START Provided material

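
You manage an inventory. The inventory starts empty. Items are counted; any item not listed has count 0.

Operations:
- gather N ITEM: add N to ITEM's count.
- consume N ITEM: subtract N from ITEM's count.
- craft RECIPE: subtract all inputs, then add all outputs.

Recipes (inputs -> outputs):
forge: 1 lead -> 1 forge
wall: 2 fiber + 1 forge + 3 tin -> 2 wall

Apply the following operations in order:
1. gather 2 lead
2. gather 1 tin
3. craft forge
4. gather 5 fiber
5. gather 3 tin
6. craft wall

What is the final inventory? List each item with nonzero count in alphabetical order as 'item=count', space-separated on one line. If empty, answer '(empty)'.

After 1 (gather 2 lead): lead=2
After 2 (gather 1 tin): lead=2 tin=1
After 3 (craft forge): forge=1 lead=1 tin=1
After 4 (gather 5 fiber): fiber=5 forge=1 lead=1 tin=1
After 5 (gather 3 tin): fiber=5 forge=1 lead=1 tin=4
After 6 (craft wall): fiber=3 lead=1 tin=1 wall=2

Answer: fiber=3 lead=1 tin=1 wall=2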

END Provided material

**Your assignment**
All that is wanted is the lines from the one containing "5. gather 3 tin" through the last line of the records, restated word for word.

**Response below**
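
5. gather 3 tin
6. craft wall

What is the final inventory? List each item with nonzero count in alphabetical order as 'item=count', space-separated on one line. If empty, answer '(empty)'.

After 1 (gather 2 lead): lead=2
After 2 (gather 1 tin): lead=2 tin=1
After 3 (craft forge): forge=1 lead=1 tin=1
After 4 (gather 5 fiber): fiber=5 forge=1 lead=1 tin=1
After 5 (gather 3 tin): fiber=5 forge=1 lead=1 tin=4
After 6 (craft wall): fiber=3 lead=1 tin=1 wall=2

Answer: fiber=3 lead=1 tin=1 wall=2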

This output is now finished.